[Start of section]
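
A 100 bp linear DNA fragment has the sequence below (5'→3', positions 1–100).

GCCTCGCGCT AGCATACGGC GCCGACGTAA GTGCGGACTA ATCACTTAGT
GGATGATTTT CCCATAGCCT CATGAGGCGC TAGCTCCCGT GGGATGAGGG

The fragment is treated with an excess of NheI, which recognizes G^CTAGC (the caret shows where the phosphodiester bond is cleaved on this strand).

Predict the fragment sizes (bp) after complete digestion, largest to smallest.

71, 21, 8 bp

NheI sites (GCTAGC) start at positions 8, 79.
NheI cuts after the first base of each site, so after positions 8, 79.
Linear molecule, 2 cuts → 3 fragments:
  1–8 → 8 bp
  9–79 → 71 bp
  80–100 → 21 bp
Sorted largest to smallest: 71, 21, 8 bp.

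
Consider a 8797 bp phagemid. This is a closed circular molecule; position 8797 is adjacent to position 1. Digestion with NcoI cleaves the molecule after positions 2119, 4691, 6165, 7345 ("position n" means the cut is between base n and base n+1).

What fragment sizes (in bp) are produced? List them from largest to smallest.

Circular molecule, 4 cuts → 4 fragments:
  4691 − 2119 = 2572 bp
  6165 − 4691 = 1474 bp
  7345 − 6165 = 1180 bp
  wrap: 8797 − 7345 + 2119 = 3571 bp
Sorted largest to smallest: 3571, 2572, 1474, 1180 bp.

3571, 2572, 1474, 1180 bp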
[End of section]
[Start of section]
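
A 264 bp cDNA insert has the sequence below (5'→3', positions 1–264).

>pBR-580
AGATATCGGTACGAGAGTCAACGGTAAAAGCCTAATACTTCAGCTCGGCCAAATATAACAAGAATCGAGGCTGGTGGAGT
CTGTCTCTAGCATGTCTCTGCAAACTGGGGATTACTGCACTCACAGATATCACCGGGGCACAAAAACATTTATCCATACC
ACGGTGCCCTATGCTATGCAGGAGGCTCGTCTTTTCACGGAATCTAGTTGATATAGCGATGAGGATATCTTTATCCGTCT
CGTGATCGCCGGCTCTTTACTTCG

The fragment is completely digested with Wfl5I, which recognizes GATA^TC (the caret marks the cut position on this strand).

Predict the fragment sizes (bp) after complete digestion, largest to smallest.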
[End of section]
[Start of section]
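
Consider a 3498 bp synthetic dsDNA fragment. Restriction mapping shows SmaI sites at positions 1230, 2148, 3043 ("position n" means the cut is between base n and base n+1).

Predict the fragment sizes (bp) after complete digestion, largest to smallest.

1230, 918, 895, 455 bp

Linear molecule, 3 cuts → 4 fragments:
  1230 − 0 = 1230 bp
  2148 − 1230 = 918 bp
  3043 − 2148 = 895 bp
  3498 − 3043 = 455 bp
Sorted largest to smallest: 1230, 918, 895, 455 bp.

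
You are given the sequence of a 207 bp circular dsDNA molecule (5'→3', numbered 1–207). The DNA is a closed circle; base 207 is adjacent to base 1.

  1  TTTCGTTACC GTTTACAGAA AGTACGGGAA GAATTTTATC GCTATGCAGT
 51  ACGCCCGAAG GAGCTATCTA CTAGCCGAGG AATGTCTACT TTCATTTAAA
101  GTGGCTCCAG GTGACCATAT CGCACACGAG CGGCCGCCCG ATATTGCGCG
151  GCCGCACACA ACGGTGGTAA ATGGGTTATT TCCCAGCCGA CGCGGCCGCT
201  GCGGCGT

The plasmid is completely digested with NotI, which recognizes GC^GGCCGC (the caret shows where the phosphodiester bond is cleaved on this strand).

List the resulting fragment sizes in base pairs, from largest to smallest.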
[End of section]
_TASK BRIEF_.
The response must hold only the lines above from the line with "AGTACGGGAA GAATTTTATC GCTATGCAGT" through the line with "List the resulting", each copied exactly, both ends kept.

_ANSWER TO THIS EXERCISE_.
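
  1  TTTCGTTACC GTTTACAGAA AGTACGGGAA GAATTTTATC GCTATGCAGT
 51  ACGCCCGAAG GAGCTATCTA CTAGCCGAGG AATGTCTACT TTCATTTAAA
101  GTGGCTCCAG GTGACCATAT CGCACACGAG CGGCCGCCCG ATATTGCGCG
151  GCCGCACACA ACGGTGGTAA ATGGGTTATT TCCCAGCCGA CGCGGCCGCT
201  GCGGCGT

The plasmid is completely digested with NotI, which recognizes GC^GGCCGC (the caret shows where the phosphodiester bond is cleaved on this strand).

List the resulting fragment sizes in base pairs, from largest to smallest.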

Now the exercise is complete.